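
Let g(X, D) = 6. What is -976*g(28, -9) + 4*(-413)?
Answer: -7508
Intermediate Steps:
-976*g(28, -9) + 4*(-413) = -976*6 + 4*(-413) = -5856 - 1652 = -7508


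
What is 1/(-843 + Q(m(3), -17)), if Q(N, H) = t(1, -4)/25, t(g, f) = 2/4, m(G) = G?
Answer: -50/42149 ≈ -0.0011863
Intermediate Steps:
t(g, f) = 1/2 (t(g, f) = 2*(1/4) = 1/2)
Q(N, H) = 1/50 (Q(N, H) = (1/2)/25 = (1/2)*(1/25) = 1/50)
1/(-843 + Q(m(3), -17)) = 1/(-843 + 1/50) = 1/(-42149/50) = -50/42149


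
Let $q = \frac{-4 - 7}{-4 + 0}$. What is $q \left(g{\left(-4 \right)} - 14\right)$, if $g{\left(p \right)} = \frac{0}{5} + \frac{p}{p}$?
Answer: $- \frac{143}{4} \approx -35.75$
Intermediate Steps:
$g{\left(p \right)} = 1$ ($g{\left(p \right)} = 0 \cdot \frac{1}{5} + 1 = 0 + 1 = 1$)
$q = \frac{11}{4}$ ($q = - \frac{11}{-4} = \left(-11\right) \left(- \frac{1}{4}\right) = \frac{11}{4} \approx 2.75$)
$q \left(g{\left(-4 \right)} - 14\right) = \frac{11 \left(1 - 14\right)}{4} = \frac{11}{4} \left(-13\right) = - \frac{143}{4}$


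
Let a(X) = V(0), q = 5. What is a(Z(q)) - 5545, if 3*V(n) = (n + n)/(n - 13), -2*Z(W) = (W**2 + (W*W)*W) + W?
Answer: -5545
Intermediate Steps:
Z(W) = -W/2 - W**2/2 - W**3/2 (Z(W) = -((W**2 + (W*W)*W) + W)/2 = -((W**2 + W**2*W) + W)/2 = -((W**2 + W**3) + W)/2 = -(W + W**2 + W**3)/2 = -W/2 - W**2/2 - W**3/2)
V(n) = 2*n/(3*(-13 + n)) (V(n) = ((n + n)/(n - 13))/3 = ((2*n)/(-13 + n))/3 = (2*n/(-13 + n))/3 = 2*n/(3*(-13 + n)))
a(X) = 0 (a(X) = (2/3)*0/(-13 + 0) = (2/3)*0/(-13) = (2/3)*0*(-1/13) = 0)
a(Z(q)) - 5545 = 0 - 5545 = -5545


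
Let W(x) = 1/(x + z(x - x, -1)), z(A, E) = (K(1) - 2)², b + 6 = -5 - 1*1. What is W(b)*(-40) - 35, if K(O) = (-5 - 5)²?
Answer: -41970/1199 ≈ -35.004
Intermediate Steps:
K(O) = 100 (K(O) = (-10)² = 100)
b = -12 (b = -6 + (-5 - 1*1) = -6 + (-5 - 1) = -6 - 6 = -12)
z(A, E) = 9604 (z(A, E) = (100 - 2)² = 98² = 9604)
W(x) = 1/(9604 + x) (W(x) = 1/(x + 9604) = 1/(9604 + x))
W(b)*(-40) - 35 = -40/(9604 - 12) - 35 = -40/9592 - 35 = (1/9592)*(-40) - 35 = -5/1199 - 35 = -41970/1199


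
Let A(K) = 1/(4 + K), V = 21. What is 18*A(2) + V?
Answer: 24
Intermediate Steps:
18*A(2) + V = 18/(4 + 2) + 21 = 18/6 + 21 = 18*(1/6) + 21 = 3 + 21 = 24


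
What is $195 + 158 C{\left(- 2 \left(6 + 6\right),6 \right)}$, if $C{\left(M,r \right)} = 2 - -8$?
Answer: $1775$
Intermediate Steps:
$C{\left(M,r \right)} = 10$ ($C{\left(M,r \right)} = 2 + 8 = 10$)
$195 + 158 C{\left(- 2 \left(6 + 6\right),6 \right)} = 195 + 158 \cdot 10 = 195 + 1580 = 1775$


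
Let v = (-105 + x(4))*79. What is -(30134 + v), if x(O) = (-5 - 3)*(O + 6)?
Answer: -15519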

+ + +

What is required: Restate the records above in full, keeping each line exactly as it stands.

Response area:
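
Let g(X, D) = 6. What is -976*g(28, -9) + 4*(-413)?
Answer: -7508
Intermediate Steps:
-976*g(28, -9) + 4*(-413) = -976*6 + 4*(-413) = -5856 - 1652 = -7508


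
What is 1/(-843 + Q(m(3), -17)), if Q(N, H) = t(1, -4)/25, t(g, f) = 2/4, m(G) = G?
Answer: -50/42149 ≈ -0.0011863
Intermediate Steps:
t(g, f) = 1/2 (t(g, f) = 2*(1/4) = 1/2)
Q(N, H) = 1/50 (Q(N, H) = (1/2)/25 = (1/2)*(1/25) = 1/50)
1/(-843 + Q(m(3), -17)) = 1/(-843 + 1/50) = 1/(-42149/50) = -50/42149


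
Let $q = \frac{-4 - 7}{-4 + 0}$. What is $q \left(g{\left(-4 \right)} - 14\right)$, if $g{\left(p \right)} = \frac{0}{5} + \frac{p}{p}$?
Answer: $- \frac{143}{4} \approx -35.75$
Intermediate Steps:
$g{\left(p \right)} = 1$ ($g{\left(p \right)} = 0 \cdot \frac{1}{5} + 1 = 0 + 1 = 1$)
$q = \frac{11}{4}$ ($q = - \frac{11}{-4} = \left(-11\right) \left(- \frac{1}{4}\right) = \frac{11}{4} \approx 2.75$)
$q \left(g{\left(-4 \right)} - 14\right) = \frac{11 \left(1 - 14\right)}{4} = \frac{11}{4} \left(-13\right) = - \frac{143}{4}$


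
Let a(X) = V(0), q = 5. What is a(Z(q)) - 5545, if 3*V(n) = (n + n)/(n - 13), -2*Z(W) = (W**2 + (W*W)*W) + W?
Answer: -5545
Intermediate Steps:
Z(W) = -W/2 - W**2/2 - W**3/2 (Z(W) = -((W**2 + (W*W)*W) + W)/2 = -((W**2 + W**2*W) + W)/2 = -((W**2 + W**3) + W)/2 = -(W + W**2 + W**3)/2 = -W/2 - W**2/2 - W**3/2)
V(n) = 2*n/(3*(-13 + n)) (V(n) = ((n + n)/(n - 13))/3 = ((2*n)/(-13 + n))/3 = (2*n/(-13 + n))/3 = 2*n/(3*(-13 + n)))
a(X) = 0 (a(X) = (2/3)*0/(-13 + 0) = (2/3)*0/(-13) = (2/3)*0*(-1/13) = 0)
a(Z(q)) - 5545 = 0 - 5545 = -5545


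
Let W(x) = 1/(x + z(x - x, -1)), z(A, E) = (K(1) - 2)², b + 6 = -5 - 1*1. What is W(b)*(-40) - 35, if K(O) = (-5 - 5)²?
Answer: -41970/1199 ≈ -35.004
Intermediate Steps:
K(O) = 100 (K(O) = (-10)² = 100)
b = -12 (b = -6 + (-5 - 1*1) = -6 + (-5 - 1) = -6 - 6 = -12)
z(A, E) = 9604 (z(A, E) = (100 - 2)² = 98² = 9604)
W(x) = 1/(9604 + x) (W(x) = 1/(x + 9604) = 1/(9604 + x))
W(b)*(-40) - 35 = -40/(9604 - 12) - 35 = -40/9592 - 35 = (1/9592)*(-40) - 35 = -5/1199 - 35 = -41970/1199


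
Let A(K) = 1/(4 + K), V = 21. What is 18*A(2) + V?
Answer: 24
Intermediate Steps:
18*A(2) + V = 18/(4 + 2) + 21 = 18/6 + 21 = 18*(1/6) + 21 = 3 + 21 = 24


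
What is $195 + 158 C{\left(- 2 \left(6 + 6\right),6 \right)}$, if $C{\left(M,r \right)} = 2 - -8$?
Answer: $1775$
Intermediate Steps:
$C{\left(M,r \right)} = 10$ ($C{\left(M,r \right)} = 2 + 8 = 10$)
$195 + 158 C{\left(- 2 \left(6 + 6\right),6 \right)} = 195 + 158 \cdot 10 = 195 + 1580 = 1775$


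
Let v = (-105 + x(4))*79. What is -(30134 + v), if x(O) = (-5 - 3)*(O + 6)?
Answer: -15519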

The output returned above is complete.